> **PROBLEM TO SOLVE**
Retype the entries. Match them exactly.

[Opening DATA TO EXAMINE section]

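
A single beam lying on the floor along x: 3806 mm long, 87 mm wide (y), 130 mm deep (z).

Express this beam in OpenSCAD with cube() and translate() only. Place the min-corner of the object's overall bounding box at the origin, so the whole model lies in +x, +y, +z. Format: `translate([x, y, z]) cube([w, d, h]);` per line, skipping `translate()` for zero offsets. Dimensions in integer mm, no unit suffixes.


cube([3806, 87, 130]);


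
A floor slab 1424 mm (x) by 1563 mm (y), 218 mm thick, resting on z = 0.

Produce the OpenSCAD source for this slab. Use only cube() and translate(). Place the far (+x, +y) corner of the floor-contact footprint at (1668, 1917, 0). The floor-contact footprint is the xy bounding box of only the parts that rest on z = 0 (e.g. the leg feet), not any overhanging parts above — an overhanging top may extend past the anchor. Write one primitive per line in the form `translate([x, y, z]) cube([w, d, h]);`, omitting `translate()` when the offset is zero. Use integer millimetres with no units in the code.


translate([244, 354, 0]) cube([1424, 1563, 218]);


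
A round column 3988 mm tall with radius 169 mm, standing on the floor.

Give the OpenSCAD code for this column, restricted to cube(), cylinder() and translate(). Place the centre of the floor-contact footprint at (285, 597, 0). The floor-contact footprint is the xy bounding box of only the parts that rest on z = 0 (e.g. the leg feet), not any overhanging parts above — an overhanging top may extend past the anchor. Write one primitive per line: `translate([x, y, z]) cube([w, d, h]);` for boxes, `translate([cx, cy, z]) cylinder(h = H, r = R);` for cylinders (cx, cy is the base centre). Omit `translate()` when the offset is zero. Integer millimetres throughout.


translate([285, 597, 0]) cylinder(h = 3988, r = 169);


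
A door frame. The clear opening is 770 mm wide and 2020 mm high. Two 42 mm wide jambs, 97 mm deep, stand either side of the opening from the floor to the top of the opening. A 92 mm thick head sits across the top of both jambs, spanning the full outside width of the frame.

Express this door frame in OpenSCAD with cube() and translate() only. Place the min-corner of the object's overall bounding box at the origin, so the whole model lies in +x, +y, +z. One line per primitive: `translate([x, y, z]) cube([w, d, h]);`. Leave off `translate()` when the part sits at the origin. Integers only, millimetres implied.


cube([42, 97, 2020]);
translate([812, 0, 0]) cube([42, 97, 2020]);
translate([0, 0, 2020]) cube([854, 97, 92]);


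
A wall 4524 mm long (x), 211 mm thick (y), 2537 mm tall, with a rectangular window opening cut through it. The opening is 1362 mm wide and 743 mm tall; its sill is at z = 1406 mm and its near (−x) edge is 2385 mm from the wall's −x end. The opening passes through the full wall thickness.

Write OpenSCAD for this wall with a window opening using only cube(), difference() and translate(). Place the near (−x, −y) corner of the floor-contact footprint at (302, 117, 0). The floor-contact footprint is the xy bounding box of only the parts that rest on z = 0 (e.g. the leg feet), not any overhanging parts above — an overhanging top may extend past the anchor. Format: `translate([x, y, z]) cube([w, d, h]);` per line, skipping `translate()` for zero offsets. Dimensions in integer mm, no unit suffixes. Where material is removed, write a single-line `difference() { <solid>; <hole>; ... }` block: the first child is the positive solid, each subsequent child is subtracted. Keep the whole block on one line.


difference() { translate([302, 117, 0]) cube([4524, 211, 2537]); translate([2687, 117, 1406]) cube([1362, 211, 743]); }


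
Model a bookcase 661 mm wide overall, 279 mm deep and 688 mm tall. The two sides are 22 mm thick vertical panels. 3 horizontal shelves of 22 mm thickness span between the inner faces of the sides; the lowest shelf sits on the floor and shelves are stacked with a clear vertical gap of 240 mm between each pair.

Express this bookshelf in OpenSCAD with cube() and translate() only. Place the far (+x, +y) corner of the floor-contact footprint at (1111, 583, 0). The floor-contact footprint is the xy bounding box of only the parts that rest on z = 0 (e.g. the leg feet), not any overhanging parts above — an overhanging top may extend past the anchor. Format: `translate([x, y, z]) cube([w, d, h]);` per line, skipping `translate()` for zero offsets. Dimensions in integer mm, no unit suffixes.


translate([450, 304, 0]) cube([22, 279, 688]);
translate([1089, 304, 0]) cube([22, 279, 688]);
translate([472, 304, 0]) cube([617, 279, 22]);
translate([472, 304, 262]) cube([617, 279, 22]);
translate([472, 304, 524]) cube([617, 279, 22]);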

[Closing DATA TO EXAMINE section]

> **SOLVED EXERCISE**
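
A single beam lying on the floor along x: 3806 mm long, 87 mm wide (y), 130 mm deep (z).

Express this beam in OpenSCAD with cube() and translate() only. Place the min-corner of the object's overall bounding box at the origin, so the whole model lies in +x, +y, +z. Format: `translate([x, y, z]) cube([w, d, h]);` per line, skipping `translate()` for zero offsets. Dimensions in integer mm, no unit suffixes.


cube([3806, 87, 130]);


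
A floor slab 1424 mm (x) by 1563 mm (y), 218 mm thick, resting on z = 0.

Produce the OpenSCAD source for this slab. Use only cube() and translate(). Place the far (+x, +y) corner of the floor-contact footprint at (1668, 1917, 0). The floor-contact footprint is the xy bounding box of only the parts that rest on z = 0 (e.g. the leg feet), not any overhanging parts above — an overhanging top may extend past the anchor. Write one primitive per line in the form `translate([x, y, z]) cube([w, d, h]);`, omitting `translate()` when the offset is zero. Use integer millimetres with no units in the code.


translate([244, 354, 0]) cube([1424, 1563, 218]);


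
A round column 3988 mm tall with radius 169 mm, standing on the floor.

Give the OpenSCAD code for this column, restricted to cube(), cylinder() and translate(). Place the centre of the floor-contact footprint at (285, 597, 0). The floor-contact footprint is the xy bounding box of only the parts that rest on z = 0 (e.g. the leg feet), not any overhanging parts above — an overhanging top may extend past the anchor. Write one primitive per line: `translate([x, y, z]) cube([w, d, h]);` for boxes, `translate([cx, cy, z]) cylinder(h = H, r = R);` for cylinders (cx, cy is the base centre). Omit `translate()` when the offset is zero. Integer millimetres throughout.


translate([285, 597, 0]) cylinder(h = 3988, r = 169);


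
A door frame. The clear opening is 770 mm wide and 2020 mm high. Two 42 mm wide jambs, 97 mm deep, stand either side of the opening from the floor to the top of the opening. A 92 mm thick head sits across the top of both jambs, spanning the full outside width of the frame.

Express this door frame in OpenSCAD with cube() and translate() only. Place the min-corner of the object's overall bounding box at the origin, so the whole model lies in +x, +y, +z. One line per primitive: `translate([x, y, z]) cube([w, d, h]);`. Leave off `translate()` when the part sits at the origin. Integers only, millimetres implied.


cube([42, 97, 2020]);
translate([812, 0, 0]) cube([42, 97, 2020]);
translate([0, 0, 2020]) cube([854, 97, 92]);


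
A wall 4524 mm long (x), 211 mm thick (y), 2537 mm tall, with a rectangular window opening cut through it. The opening is 1362 mm wide and 743 mm tall; its sill is at z = 1406 mm and its near (−x) edge is 2385 mm from the wall's −x end. The opening passes through the full wall thickness.

Write OpenSCAD for this wall with a window opening using only cube(), difference() and translate(). Place the near (−x, −y) corner of the floor-contact footprint at (302, 117, 0). The floor-contact footprint is the xy bounding box of only the parts that rest on z = 0 (e.g. the leg feet), not any overhanging parts above — an overhanging top may extend past the anchor. Format: `translate([x, y, z]) cube([w, d, h]);` per line, skipping `translate()` for zero offsets. Dimensions in integer mm, no unit suffixes. Where material is removed, write a single-line `difference() { <solid>; <hole>; ... }` block: the first child is the positive solid, each subsequent child is subtracted. Keep the whole block on one line.


difference() { translate([302, 117, 0]) cube([4524, 211, 2537]); translate([2687, 117, 1406]) cube([1362, 211, 743]); }


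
Model a bookcase 661 mm wide overall, 279 mm deep and 688 mm tall. The two sides are 22 mm thick vertical panels. 3 horizontal shelves of 22 mm thickness span between the inner faces of the sides; the lowest shelf sits on the floor and shelves are stacked with a clear vertical gap of 240 mm between each pair.

Express this bookshelf in OpenSCAD with cube() and translate() only. Place the far (+x, +y) corner of the floor-contact footprint at (1111, 583, 0). The floor-contact footprint is the xy bounding box of only the parts that rest on z = 0 (e.g. the leg feet), not any overhanging parts above — an overhanging top may extend past the anchor. Format: `translate([x, y, z]) cube([w, d, h]);` per line, skipping `translate()` for zero offsets. Dimensions in integer mm, no unit suffixes.


translate([450, 304, 0]) cube([22, 279, 688]);
translate([1089, 304, 0]) cube([22, 279, 688]);
translate([472, 304, 0]) cube([617, 279, 22]);
translate([472, 304, 262]) cube([617, 279, 22]);
translate([472, 304, 524]) cube([617, 279, 22]);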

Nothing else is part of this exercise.